EXERCISE REQUIREMENTS: Lines from the listing that hold the string "stands" are what you should return.

DATASET EXCERPTS:
....

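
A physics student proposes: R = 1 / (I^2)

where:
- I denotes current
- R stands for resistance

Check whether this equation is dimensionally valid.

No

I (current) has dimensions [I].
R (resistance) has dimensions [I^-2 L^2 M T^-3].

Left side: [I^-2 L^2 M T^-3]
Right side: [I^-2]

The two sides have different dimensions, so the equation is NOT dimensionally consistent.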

....

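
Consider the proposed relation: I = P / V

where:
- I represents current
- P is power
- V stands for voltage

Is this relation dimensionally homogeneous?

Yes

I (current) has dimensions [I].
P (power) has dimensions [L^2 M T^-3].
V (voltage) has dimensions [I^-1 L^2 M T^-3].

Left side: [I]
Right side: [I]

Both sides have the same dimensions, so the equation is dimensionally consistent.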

....

ANSWER SECTION:
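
- R stands for resistance
- V stands for voltage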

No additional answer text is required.